Stored data:
_ _ _ _
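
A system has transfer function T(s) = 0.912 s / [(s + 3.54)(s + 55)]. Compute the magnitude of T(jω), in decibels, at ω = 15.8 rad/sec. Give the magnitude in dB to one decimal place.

|j15.8| = 15.8
|j15.8 + 3.54| = √(15.8² + 3.54²) = 16.19
|j15.8 + 55| = √(15.8² + 55²) = 57.22
|T(j15.8)| = 0.912 × 15.8 / (16.19 × 57.22) = 0.015552
20 log₁₀(0.015552) = -36.16 dB

-36.2 dB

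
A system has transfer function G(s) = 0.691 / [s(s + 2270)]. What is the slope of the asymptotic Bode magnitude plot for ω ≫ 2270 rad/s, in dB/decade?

-40 dB/decade

With 0 zeros and 2 poles, the high-frequency asymptotic slope is 20 × (0 − 2) = -40 dB/decade.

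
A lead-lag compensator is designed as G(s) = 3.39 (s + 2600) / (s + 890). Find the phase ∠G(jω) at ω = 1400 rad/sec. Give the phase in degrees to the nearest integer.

∠(j1400 + 2600) = arctan(1400/2600) = 28.30°
∠(j1400 + 890) = arctan(1400/890) = 57.56°
∠G(j1400) = 28.30° − 57.56° = -29.25°

-29 deg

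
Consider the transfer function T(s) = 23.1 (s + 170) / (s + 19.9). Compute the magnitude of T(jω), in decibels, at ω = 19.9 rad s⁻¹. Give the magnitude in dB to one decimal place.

|j19.9 + 170| = √(19.9² + 170²) = 171.2
|j19.9 + 19.9| = √(19.9² + 19.9²) = 28.14
|T(j19.9)| = 23.1 × 171.2 / 28.14 = 140.49
20 log₁₀(140.49) = 42.95 dB

43.0 dB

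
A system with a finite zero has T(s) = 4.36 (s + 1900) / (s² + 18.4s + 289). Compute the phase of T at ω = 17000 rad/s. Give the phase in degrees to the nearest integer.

-96°

∠(j17000 + 1900) = arctan(17000/1900) = 83.62°
∠[(j17000)² + 18.4(j17000) + 289] = ∠[-2.89e+08 + j3.128e+05] = 179.94°
∠T(j17000) = 83.62° − 179.94° = -96.32°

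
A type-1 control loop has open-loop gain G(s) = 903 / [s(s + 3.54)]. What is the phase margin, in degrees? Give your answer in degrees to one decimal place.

6.7°

Gain crossover: |G(jω)| = 1 at ω ≈ 29.9 rad/sec.
∠G(j29.9) = −90° − arctan(29.9/3.54) ≈ -173.26°
PM = 180° + (-173.26°) = 6.74°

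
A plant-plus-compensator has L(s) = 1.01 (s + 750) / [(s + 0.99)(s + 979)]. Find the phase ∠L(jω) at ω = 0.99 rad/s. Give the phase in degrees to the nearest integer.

-45°

∠(j0.99 + 750) = arctan(0.99/750) = 0.08°
∠(j0.99 + 0.99) = arctan(0.99/0.99) = 45.00°
∠(j0.99 + 979) = arctan(0.99/979) = 0.06°
∠L(j0.99) = 0.08° − (45.00° + 0.06°) = -44.98°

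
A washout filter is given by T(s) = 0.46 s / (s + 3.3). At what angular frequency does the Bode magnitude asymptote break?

3.3 rad s⁻¹

The single real pole at s = −3.3 gives a corner at ω = 3.3 rad s⁻¹.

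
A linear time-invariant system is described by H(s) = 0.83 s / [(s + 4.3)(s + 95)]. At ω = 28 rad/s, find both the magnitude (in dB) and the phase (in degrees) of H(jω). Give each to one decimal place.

|H| = -41.6 dB, ∠H = -7.7°

|j28| = 28
|j28 + 4.3| = √(28² + 4.3²) = 28.33
|j28 + 95| = √(28² + 95²) = 99.04
|H(j28)| = 0.83 × 28 / (28.33 × 99.04) = 0.0082833
20 log₁₀(0.0082833) = -41.64 dB
∠(j28) = 90.00°
∠(j28 + 4.3) = arctan(28/4.3) = 81.27°
∠(j28 + 95) = arctan(28/95) = 16.42°
∠H(j28) = 90.00° − (81.27° + 16.42°) = -7.69°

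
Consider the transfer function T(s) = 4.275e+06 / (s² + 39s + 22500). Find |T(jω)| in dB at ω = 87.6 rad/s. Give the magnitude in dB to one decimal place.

|(j87.6)² + 39(j87.6) + 22500| = |14826 + j3416.4| = 1.521e+04
|T(j87.6)| = 4.275e+06 / 1.521e+04 = 280.98
20 log₁₀(280.98) = 48.97 dB

49.0 dB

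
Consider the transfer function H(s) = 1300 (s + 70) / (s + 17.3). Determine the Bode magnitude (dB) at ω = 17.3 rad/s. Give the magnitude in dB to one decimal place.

71.7 dB

|j17.3 + 70| = √(17.3² + 70²) = 72.11
|j17.3 + 17.3| = √(17.3² + 17.3²) = 24.47
|H(j17.3)| = 1300 × 72.11 / 24.47 = 3831.4
20 log₁₀(3831.4) = 71.67 dB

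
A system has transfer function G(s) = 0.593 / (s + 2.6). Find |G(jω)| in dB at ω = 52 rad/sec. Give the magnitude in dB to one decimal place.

|j52 + 2.6| = √(52² + 2.6²) = 52.06
|G(j52)| = 0.593 / 52.06 = 0.01139
20 log₁₀(0.01139) = -38.87 dB

-38.9 dB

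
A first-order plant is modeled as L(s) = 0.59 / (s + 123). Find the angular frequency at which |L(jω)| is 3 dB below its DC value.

For a single-pole low-pass, the −3 dB point is at the pole: ω = 123 rad/s.

123 rad/s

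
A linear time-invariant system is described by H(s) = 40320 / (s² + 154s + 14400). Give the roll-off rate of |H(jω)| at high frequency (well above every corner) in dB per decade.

-40 dB/decade

With 0 zeros and 2 poles, the high-frequency asymptotic slope is 20 × (0 − 2) = -40 dB/decade.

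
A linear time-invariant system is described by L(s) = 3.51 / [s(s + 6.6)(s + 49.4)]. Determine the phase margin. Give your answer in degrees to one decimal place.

89.9°

Gain crossover: |L(jω)| = 1 at ω ≈ 0.0108 rad/s.
∠L(j0.0108) = −90° − arctan(0.0108/6.6) − arctan(0.0108/49.4) ≈ -90.11°
PM = 180° + (-90.11°) = 89.89°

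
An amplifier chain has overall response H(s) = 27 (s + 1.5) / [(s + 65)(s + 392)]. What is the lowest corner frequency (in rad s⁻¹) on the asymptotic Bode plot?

Break frequencies occur at each pole and zero magnitude: 1.5 rad s⁻¹, 65 rad s⁻¹, 392 rad s⁻¹.
The lowest is 1.5 rad s⁻¹.

1.5 rad s⁻¹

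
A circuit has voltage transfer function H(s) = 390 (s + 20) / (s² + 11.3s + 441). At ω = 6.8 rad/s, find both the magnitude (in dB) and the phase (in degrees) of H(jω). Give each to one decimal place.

|j6.8 + 20| = √(6.8² + 20²) = 21.12
|(j6.8)² + 11.3(j6.8) + 441| = |394.76 + j76.84| = 402.2
|H(j6.8)| = 390 × 21.12 / 402.2 = 20.485
20 log₁₀(20.485) = 26.23 dB
∠(j6.8 + 20) = arctan(6.8/20) = 18.78°
∠[(j6.8)² + 11.3(j6.8) + 441] = ∠[394.76 + j76.84] = 11.01°
∠H(j6.8) = 18.78° − 11.01° = 7.76°

|H| = 26.2 dB, ∠H = 7.8°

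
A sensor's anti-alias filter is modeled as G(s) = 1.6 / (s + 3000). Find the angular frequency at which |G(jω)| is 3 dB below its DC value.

For a single-pole low-pass, the −3 dB point is at the pole: ω = 3000 rad/s.

3000 rad/s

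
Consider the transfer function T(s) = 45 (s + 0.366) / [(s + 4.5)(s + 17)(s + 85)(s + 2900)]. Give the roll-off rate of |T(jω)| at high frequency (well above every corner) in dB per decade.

With 1 zero and 4 poles, the high-frequency asymptotic slope is 20 × (1 − 4) = -60 dB/decade.

-60 dB/decade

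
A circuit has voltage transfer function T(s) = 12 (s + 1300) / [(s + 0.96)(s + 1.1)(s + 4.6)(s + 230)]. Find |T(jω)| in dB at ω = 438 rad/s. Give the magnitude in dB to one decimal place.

-128.0 dB

|j438 + 1300| = √(438² + 1300²) = 1372
|j438 + 0.96| = √(438² + 0.96²) = 438
|j438 + 1.1| = √(438² + 1.1²) = 438
|j438 + 4.6| = √(438² + 4.6²) = 438
|j438 + 230| = √(438² + 230²) = 494.7
|T(j438)| = 12 × 1372 / (438 × 438 × 438 × 494.7) = 3.9598e-07
20 log₁₀(3.9598e-07) = -128.05 dB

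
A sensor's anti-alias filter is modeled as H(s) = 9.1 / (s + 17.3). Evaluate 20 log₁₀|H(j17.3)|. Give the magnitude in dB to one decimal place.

|j17.3 + 17.3| = √(17.3² + 17.3²) = 24.47
|H(j17.3)| = 9.1 / 24.47 = 0.37195
20 log₁₀(0.37195) = -8.59 dB

-8.6 dB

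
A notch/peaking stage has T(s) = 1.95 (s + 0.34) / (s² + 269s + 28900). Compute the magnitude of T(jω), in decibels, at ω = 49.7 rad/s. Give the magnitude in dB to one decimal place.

|j49.7 + 0.34| = √(49.7² + 0.34²) = 49.7
|(j49.7)² + 269(j49.7) + 28900| = |26430 + j13369| = 2.962e+04
|T(j49.7)| = 1.95 × 49.7 / 2.962e+04 = 0.0032721
20 log₁₀(0.0032721) = -49.70 dB

-49.7 dB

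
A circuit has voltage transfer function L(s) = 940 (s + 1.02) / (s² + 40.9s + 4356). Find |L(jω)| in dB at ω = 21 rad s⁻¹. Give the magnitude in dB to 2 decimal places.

13.86 dB

|j21 + 1.02| = √(21² + 1.02²) = 21.02
|(j21)² + 40.9(j21) + 4356| = |3915 + j858.9| = 4008
|L(j21)| = 940 × 21.02 / 4008 = 4.9308
20 log₁₀(4.9308) = 13.858 dB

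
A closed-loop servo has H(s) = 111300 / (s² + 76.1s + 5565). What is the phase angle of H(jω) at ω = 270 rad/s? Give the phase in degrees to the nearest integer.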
_ _ _ _
Task:
Take the line that contains "Consider the transfer function T(s) = 45" and every line after it to the end of the entries above, and reproduce them exactly.

Answer to the problem:
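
Consider the transfer function T(s) = 45 (s + 0.366) / [(s + 4.5)(s + 17)(s + 85)(s + 2900)]. Give the roll-off rate of |T(jω)| at high frequency (well above every corner) in dB per decade.

With 1 zero and 4 poles, the high-frequency asymptotic slope is 20 × (1 − 4) = -60 dB/decade.

-60 dB/decade

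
A circuit has voltage transfer function T(s) = 12 (s + 1300) / [(s + 0.96)(s + 1.1)(s + 4.6)(s + 230)]. Find |T(jω)| in dB at ω = 438 rad/s. Give the magnitude in dB to one decimal place.

-128.0 dB

|j438 + 1300| = √(438² + 1300²) = 1372
|j438 + 0.96| = √(438² + 0.96²) = 438
|j438 + 1.1| = √(438² + 1.1²) = 438
|j438 + 4.6| = √(438² + 4.6²) = 438
|j438 + 230| = √(438² + 230²) = 494.7
|T(j438)| = 12 × 1372 / (438 × 438 × 438 × 494.7) = 3.9598e-07
20 log₁₀(3.9598e-07) = -128.05 dB

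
A sensor's anti-alias filter is modeled as H(s) = 9.1 / (s + 17.3). Evaluate 20 log₁₀|H(j17.3)|. Give the magnitude in dB to one decimal place.

|j17.3 + 17.3| = √(17.3² + 17.3²) = 24.47
|H(j17.3)| = 9.1 / 24.47 = 0.37195
20 log₁₀(0.37195) = -8.59 dB

-8.6 dB

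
A notch/peaking stage has T(s) = 1.95 (s + 0.34) / (s² + 269s + 28900). Compute the magnitude of T(jω), in decibels, at ω = 49.7 rad/s. Give the magnitude in dB to one decimal place.

|j49.7 + 0.34| = √(49.7² + 0.34²) = 49.7
|(j49.7)² + 269(j49.7) + 28900| = |26430 + j13369| = 2.962e+04
|T(j49.7)| = 1.95 × 49.7 / 2.962e+04 = 0.0032721
20 log₁₀(0.0032721) = -49.70 dB

-49.7 dB

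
A circuit has voltage transfer function L(s) = 940 (s + 1.02) / (s² + 40.9s + 4356). Find |L(jω)| in dB at ω = 21 rad s⁻¹. Give the magnitude in dB to 2 decimal places.

13.86 dB

|j21 + 1.02| = √(21² + 1.02²) = 21.02
|(j21)² + 40.9(j21) + 4356| = |3915 + j858.9| = 4008
|L(j21)| = 940 × 21.02 / 4008 = 4.9308
20 log₁₀(4.9308) = 13.858 dB

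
A closed-loop servo has H(s) = 111300 / (s² + 76.1s + 5565). What is the phase angle of H(jω) at ω = 270 rad/s? Give the phase in degrees to the nearest integer.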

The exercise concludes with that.